• DATASET RECORDS

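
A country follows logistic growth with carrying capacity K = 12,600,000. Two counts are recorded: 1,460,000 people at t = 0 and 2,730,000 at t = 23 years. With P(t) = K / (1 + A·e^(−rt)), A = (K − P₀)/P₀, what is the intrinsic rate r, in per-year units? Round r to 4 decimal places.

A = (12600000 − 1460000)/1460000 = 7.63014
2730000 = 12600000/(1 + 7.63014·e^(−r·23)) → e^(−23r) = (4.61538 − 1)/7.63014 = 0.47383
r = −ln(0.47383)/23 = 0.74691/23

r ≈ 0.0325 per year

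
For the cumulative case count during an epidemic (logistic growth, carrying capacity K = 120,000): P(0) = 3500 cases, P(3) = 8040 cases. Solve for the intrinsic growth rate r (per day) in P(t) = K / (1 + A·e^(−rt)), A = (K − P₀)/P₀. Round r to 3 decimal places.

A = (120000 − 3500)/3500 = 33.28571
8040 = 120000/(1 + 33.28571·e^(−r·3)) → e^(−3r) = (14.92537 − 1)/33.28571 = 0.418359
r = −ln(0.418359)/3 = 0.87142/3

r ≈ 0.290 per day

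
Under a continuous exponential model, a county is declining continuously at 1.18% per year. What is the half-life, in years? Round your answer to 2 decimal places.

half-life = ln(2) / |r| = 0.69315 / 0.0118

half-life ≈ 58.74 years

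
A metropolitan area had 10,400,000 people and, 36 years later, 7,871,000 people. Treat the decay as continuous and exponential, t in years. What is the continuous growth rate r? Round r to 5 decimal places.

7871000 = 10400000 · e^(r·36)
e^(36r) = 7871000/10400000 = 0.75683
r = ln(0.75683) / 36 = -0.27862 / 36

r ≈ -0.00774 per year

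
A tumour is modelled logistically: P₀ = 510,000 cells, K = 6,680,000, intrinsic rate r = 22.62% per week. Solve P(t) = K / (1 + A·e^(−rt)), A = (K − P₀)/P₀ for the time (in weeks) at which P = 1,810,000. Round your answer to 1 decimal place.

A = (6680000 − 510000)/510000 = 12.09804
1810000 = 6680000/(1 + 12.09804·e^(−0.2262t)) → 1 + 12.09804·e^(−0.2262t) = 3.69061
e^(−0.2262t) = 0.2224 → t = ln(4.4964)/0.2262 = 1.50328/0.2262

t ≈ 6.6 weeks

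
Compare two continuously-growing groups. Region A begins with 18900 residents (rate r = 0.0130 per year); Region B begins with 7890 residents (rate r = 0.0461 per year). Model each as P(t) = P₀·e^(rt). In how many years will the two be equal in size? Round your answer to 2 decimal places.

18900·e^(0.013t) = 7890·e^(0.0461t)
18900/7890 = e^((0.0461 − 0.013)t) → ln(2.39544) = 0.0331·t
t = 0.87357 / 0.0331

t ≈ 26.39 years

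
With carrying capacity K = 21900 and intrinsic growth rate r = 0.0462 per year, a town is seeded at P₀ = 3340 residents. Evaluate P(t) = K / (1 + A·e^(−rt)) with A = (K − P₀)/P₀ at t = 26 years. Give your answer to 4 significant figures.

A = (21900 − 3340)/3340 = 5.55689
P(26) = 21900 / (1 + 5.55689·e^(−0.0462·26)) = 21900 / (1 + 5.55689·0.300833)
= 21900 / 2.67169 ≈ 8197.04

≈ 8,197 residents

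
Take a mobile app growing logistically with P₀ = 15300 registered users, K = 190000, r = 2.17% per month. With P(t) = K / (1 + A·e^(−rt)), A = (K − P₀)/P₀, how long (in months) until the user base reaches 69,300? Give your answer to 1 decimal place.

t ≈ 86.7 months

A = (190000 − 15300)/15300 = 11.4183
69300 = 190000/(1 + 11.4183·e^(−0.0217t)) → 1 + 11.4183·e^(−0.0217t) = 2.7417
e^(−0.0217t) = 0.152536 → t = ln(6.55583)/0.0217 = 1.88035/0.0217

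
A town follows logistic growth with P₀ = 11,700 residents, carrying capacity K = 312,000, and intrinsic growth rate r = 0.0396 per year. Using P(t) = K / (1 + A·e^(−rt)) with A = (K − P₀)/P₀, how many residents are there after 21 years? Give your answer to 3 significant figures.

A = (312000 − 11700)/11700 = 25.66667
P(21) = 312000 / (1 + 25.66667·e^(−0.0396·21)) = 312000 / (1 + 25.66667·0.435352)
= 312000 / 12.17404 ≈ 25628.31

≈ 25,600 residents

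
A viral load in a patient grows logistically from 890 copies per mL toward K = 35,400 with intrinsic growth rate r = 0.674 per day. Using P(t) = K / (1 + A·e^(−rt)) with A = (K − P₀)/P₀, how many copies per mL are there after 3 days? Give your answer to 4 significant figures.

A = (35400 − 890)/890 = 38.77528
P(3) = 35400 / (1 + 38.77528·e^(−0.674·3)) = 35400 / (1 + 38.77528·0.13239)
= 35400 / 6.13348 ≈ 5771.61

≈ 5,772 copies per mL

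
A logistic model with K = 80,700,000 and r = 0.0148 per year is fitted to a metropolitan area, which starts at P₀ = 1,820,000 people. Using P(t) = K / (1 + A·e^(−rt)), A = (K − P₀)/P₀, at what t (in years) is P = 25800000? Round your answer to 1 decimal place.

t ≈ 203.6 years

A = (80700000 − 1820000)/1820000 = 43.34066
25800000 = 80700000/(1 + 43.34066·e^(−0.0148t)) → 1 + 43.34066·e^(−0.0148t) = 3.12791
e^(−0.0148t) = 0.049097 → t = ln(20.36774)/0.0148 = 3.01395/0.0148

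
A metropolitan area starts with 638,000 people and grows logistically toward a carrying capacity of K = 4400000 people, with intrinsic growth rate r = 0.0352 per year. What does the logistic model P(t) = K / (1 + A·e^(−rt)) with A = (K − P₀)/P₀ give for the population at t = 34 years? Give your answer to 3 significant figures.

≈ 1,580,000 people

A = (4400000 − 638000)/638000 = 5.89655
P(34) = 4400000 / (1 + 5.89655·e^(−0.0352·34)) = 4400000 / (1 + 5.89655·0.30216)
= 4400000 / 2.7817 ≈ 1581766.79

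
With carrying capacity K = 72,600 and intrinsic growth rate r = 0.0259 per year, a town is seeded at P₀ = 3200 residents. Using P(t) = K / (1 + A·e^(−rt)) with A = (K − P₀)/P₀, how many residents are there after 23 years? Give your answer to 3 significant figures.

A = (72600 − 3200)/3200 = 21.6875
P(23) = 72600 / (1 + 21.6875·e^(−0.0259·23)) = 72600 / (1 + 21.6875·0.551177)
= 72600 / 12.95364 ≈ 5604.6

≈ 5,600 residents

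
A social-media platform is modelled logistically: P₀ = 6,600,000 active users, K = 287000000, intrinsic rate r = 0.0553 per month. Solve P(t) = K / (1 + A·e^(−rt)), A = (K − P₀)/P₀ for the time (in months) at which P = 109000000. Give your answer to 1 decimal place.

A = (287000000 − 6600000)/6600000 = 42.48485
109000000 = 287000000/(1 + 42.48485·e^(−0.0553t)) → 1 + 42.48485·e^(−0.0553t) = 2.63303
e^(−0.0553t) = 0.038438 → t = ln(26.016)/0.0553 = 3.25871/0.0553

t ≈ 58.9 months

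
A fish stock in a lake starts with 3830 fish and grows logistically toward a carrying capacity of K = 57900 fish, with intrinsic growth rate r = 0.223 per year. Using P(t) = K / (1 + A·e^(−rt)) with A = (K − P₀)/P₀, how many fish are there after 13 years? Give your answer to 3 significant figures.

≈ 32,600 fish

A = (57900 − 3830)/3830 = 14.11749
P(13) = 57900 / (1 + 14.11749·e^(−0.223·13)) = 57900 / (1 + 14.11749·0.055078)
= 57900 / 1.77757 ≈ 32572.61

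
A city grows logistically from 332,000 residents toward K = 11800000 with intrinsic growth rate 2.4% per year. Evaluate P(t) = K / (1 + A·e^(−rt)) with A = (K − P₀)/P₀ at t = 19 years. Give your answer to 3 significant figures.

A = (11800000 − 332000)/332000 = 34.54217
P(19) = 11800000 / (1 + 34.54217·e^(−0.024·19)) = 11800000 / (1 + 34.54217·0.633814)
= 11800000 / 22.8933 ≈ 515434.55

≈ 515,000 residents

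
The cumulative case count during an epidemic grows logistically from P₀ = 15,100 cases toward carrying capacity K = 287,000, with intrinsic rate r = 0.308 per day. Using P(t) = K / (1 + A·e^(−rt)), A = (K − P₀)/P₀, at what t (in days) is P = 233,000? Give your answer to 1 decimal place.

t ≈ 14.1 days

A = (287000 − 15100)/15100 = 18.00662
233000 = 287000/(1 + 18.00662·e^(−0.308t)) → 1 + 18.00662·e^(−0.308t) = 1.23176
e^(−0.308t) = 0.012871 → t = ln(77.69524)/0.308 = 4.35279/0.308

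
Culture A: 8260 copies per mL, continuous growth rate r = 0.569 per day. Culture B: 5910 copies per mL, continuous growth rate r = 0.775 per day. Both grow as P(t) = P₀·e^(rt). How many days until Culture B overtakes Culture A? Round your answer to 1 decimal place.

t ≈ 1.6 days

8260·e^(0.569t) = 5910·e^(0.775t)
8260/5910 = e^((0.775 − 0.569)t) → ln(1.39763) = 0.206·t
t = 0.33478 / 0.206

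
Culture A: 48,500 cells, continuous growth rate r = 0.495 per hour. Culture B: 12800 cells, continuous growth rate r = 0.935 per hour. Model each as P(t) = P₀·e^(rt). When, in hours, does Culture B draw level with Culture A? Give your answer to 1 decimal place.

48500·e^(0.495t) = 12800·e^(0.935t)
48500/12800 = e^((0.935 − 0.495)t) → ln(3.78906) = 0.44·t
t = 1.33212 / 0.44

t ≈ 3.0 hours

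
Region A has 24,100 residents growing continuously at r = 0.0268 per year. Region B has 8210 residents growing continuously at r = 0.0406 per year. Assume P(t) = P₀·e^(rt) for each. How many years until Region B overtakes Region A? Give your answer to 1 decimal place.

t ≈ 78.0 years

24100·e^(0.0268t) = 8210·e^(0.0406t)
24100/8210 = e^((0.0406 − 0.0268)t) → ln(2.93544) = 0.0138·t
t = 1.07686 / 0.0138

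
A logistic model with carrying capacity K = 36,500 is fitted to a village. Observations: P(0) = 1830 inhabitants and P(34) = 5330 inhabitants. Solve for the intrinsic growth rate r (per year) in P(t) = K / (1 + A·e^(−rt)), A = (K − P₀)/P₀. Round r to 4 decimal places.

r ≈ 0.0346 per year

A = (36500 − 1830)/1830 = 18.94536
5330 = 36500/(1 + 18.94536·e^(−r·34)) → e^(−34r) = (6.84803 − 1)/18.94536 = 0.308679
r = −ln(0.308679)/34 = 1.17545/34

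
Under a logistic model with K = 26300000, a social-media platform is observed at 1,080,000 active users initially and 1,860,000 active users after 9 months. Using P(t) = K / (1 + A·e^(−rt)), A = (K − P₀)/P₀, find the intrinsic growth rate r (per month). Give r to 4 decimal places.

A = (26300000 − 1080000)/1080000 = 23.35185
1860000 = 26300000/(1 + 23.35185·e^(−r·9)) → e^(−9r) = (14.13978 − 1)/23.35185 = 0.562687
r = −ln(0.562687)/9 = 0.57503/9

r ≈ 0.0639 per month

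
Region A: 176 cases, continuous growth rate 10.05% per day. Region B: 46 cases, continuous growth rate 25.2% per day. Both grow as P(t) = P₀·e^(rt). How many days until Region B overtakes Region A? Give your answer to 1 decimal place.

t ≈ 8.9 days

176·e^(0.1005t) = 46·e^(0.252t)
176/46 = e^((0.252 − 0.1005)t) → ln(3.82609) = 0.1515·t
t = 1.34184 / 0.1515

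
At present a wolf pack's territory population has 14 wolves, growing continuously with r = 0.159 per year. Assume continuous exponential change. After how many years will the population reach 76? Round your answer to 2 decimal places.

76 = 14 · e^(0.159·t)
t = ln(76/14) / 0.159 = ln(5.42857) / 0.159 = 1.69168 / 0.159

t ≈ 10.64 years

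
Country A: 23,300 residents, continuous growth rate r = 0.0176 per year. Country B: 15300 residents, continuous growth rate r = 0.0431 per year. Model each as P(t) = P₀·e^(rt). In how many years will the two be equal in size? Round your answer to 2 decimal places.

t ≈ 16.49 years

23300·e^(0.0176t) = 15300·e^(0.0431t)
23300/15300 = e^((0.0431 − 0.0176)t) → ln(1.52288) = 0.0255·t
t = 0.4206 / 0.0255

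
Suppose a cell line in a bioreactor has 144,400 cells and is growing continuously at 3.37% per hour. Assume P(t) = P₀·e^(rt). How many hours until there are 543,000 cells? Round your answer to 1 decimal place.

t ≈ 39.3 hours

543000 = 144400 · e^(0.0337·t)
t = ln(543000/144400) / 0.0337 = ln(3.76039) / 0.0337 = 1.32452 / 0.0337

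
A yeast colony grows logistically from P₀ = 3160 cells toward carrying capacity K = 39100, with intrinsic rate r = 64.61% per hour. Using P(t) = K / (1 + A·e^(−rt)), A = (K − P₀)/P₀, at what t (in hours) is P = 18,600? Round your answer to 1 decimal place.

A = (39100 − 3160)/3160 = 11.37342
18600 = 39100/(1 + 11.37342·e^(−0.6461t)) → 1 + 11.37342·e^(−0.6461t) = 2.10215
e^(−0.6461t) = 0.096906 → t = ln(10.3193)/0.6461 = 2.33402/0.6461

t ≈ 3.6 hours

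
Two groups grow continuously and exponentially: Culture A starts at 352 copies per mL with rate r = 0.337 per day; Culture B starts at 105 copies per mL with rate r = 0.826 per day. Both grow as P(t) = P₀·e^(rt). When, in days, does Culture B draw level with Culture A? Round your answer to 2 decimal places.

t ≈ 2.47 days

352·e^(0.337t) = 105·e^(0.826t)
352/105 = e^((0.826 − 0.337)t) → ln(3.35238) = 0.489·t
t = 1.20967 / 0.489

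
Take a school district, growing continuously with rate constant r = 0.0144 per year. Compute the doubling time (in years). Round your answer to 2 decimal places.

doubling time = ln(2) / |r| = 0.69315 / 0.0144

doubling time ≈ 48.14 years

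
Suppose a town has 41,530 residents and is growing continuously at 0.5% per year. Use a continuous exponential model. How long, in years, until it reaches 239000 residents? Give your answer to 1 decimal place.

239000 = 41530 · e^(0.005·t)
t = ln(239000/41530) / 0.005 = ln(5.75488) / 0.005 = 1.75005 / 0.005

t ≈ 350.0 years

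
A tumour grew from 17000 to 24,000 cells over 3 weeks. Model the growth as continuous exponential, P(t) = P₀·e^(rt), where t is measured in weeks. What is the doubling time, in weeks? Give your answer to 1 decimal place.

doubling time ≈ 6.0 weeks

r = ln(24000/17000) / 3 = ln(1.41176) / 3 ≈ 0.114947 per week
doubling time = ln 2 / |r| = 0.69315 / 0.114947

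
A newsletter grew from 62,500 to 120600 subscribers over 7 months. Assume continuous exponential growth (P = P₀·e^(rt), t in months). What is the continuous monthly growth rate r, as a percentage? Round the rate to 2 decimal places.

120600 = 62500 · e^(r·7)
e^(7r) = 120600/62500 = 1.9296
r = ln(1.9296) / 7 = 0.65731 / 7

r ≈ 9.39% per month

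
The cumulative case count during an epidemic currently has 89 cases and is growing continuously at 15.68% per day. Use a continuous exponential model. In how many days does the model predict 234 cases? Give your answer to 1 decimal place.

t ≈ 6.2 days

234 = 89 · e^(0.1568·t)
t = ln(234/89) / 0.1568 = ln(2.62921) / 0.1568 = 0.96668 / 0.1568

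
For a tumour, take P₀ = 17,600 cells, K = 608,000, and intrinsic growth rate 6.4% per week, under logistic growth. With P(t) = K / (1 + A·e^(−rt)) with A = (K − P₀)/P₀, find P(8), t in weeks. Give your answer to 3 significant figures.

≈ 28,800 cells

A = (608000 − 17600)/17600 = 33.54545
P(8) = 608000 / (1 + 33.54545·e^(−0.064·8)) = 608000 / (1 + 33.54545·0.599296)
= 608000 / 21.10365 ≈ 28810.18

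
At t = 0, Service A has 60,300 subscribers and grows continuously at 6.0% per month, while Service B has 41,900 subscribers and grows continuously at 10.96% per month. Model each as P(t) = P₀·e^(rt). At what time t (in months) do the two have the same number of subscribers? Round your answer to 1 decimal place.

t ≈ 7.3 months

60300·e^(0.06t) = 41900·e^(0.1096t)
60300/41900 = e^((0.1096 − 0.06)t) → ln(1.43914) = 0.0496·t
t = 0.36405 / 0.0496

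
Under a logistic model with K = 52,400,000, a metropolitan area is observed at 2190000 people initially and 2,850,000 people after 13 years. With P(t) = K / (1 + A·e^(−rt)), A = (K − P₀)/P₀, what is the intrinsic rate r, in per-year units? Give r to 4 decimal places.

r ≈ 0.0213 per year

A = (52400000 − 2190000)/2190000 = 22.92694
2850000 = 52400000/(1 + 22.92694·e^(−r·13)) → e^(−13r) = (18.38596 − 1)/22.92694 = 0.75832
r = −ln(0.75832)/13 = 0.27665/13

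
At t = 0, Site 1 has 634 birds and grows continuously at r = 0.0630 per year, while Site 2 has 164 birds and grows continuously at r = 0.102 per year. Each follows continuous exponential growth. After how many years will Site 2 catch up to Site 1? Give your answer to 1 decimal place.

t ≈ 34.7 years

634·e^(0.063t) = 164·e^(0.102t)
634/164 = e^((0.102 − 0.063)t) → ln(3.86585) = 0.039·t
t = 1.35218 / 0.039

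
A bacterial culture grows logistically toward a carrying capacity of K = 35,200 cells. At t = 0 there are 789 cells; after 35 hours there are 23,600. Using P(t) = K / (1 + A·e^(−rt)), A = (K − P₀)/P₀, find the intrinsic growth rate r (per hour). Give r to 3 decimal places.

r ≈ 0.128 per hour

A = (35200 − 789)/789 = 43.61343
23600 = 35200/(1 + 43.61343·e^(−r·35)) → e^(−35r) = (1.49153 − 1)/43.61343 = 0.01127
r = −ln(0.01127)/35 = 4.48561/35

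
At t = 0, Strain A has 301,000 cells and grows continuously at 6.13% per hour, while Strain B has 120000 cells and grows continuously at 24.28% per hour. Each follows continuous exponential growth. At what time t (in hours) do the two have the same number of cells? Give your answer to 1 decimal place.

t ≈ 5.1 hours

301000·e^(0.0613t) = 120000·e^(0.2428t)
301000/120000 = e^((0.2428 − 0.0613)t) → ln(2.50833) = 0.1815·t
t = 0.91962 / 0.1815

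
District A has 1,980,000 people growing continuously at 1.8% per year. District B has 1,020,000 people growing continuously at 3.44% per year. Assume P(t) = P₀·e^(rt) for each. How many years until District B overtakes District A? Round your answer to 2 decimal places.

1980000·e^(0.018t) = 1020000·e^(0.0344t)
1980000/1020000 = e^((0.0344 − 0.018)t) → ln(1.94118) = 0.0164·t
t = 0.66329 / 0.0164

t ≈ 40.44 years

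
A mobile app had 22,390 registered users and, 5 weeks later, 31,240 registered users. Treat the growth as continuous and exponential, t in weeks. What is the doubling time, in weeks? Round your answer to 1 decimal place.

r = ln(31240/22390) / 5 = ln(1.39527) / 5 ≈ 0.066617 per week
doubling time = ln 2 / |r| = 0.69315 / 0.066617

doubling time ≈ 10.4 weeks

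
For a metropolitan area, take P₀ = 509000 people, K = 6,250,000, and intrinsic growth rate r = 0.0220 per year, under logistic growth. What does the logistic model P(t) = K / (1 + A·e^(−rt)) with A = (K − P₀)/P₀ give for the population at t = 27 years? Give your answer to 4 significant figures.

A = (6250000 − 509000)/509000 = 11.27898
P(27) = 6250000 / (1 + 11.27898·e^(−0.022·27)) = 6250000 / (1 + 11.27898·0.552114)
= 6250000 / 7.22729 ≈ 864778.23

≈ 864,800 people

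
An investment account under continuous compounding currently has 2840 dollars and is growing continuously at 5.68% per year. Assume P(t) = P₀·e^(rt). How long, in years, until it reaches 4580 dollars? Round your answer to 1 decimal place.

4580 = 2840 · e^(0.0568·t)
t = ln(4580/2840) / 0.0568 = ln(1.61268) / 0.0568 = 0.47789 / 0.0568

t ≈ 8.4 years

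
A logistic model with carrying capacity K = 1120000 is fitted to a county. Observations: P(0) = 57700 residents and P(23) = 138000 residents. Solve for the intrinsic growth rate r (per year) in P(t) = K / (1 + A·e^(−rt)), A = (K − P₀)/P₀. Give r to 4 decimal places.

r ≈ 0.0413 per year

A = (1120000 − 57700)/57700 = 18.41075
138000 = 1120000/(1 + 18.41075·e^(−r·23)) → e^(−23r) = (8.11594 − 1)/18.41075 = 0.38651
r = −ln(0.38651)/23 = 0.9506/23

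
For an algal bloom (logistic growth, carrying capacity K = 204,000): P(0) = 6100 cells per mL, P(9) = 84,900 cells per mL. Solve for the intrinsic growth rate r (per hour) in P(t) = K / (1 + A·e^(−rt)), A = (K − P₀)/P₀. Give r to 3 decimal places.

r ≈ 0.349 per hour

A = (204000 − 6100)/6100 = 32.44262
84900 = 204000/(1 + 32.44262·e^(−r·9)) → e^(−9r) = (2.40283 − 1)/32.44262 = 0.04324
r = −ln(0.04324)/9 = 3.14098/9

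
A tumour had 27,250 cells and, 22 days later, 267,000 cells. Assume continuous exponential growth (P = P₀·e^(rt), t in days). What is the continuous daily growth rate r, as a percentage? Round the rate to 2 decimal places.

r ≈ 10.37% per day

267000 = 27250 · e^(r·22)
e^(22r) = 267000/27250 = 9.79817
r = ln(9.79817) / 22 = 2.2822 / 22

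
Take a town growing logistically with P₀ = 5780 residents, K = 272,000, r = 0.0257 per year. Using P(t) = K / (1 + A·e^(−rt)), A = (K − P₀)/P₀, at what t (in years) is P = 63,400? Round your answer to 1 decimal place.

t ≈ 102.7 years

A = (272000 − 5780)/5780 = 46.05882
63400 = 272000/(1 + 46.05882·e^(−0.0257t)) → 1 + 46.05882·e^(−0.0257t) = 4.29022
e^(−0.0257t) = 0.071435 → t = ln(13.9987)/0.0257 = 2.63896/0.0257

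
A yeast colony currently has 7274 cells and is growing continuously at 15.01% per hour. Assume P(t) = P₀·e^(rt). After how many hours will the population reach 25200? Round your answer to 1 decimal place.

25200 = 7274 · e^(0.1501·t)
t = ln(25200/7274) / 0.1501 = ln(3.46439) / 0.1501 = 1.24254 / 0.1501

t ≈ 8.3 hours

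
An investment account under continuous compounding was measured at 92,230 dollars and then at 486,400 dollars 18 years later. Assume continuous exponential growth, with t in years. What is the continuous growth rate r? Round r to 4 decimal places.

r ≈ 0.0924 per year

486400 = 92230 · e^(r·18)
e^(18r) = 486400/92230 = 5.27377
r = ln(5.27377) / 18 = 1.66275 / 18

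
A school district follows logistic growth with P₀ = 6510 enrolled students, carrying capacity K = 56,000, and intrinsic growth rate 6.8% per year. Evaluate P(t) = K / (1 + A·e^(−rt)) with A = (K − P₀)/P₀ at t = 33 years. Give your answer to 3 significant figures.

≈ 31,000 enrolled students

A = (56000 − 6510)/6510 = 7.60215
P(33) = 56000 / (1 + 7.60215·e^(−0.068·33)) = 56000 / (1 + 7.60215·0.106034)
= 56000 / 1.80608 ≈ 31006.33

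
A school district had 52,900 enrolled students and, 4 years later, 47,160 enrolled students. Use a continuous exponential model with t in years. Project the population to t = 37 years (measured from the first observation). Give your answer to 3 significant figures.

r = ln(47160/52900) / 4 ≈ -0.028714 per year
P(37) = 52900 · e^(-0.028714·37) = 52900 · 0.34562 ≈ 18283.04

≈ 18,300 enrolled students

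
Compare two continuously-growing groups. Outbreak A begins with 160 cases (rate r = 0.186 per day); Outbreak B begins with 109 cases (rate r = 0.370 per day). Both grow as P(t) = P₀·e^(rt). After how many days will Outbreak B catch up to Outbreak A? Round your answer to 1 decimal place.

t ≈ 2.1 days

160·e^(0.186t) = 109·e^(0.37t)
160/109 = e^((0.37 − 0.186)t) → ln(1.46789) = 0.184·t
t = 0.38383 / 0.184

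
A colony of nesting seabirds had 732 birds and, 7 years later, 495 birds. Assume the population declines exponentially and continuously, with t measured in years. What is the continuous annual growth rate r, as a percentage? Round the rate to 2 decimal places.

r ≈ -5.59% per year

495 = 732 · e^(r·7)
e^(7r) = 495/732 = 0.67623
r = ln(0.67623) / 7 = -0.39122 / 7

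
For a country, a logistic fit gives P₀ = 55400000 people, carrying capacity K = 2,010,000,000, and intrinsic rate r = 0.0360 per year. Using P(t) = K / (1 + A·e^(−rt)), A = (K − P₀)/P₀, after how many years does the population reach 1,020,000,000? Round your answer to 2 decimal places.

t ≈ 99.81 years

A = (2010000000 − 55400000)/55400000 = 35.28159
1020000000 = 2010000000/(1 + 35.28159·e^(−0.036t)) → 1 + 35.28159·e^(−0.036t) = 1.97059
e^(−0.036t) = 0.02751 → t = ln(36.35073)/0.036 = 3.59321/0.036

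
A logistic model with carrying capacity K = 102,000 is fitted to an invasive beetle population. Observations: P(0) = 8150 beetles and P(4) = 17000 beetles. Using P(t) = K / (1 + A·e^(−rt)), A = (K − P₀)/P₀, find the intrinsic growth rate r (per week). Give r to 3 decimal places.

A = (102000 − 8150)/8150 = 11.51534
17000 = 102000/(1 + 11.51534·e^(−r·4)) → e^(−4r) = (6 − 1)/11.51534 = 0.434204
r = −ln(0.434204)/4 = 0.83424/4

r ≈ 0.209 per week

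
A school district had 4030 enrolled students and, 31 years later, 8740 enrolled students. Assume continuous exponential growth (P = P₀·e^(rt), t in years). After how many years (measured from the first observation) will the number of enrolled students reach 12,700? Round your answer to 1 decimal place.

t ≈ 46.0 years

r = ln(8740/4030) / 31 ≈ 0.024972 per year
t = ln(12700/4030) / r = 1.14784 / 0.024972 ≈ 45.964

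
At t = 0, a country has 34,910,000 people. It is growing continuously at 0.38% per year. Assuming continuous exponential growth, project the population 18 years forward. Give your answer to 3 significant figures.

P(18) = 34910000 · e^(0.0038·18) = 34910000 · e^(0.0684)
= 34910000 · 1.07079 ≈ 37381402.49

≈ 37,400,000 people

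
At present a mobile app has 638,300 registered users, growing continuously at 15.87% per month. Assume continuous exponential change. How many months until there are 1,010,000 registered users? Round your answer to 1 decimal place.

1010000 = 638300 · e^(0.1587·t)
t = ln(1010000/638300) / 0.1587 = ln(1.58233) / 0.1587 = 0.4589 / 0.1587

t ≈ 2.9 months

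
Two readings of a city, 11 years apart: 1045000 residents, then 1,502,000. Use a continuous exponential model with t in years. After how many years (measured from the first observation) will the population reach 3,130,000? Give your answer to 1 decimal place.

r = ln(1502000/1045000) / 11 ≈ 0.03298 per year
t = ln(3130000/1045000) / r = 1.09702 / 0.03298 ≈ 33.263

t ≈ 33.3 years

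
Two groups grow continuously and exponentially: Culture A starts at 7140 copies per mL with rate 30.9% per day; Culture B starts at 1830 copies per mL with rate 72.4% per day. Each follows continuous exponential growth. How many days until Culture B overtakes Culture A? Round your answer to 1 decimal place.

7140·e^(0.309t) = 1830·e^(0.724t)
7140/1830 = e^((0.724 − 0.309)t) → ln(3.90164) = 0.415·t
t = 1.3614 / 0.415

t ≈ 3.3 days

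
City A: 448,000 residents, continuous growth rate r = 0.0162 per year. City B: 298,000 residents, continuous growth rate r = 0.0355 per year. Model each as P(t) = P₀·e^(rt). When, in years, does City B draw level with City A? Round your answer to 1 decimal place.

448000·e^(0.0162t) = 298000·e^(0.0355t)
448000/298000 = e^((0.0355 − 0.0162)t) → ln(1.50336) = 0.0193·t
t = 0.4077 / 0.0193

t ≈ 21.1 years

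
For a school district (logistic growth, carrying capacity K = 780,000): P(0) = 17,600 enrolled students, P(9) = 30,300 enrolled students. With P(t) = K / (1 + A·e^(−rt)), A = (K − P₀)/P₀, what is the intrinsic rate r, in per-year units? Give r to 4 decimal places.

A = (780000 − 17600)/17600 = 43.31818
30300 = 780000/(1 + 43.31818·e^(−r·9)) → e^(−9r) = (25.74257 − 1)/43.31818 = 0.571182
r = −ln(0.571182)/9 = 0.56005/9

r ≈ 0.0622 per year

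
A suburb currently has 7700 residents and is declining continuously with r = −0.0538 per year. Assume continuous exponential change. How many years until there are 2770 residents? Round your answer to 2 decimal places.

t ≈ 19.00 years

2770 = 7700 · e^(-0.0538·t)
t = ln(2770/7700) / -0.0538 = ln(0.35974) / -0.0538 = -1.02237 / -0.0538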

• WHAT YOU ARE ASKED TO DO
Produce exactly the lines from the one containing "A suburb currently" through the final line of the records above, both included, and no others.

• SOLUTION TO THIS TASK
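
A suburb currently has 7700 residents and is declining continuously with r = −0.0538 per year. Assume continuous exponential change. How many years until there are 2770 residents? Round your answer to 2 decimal places.

t ≈ 19.00 years

2770 = 7700 · e^(-0.0538·t)
t = ln(2770/7700) / -0.0538 = ln(0.35974) / -0.0538 = -1.02237 / -0.0538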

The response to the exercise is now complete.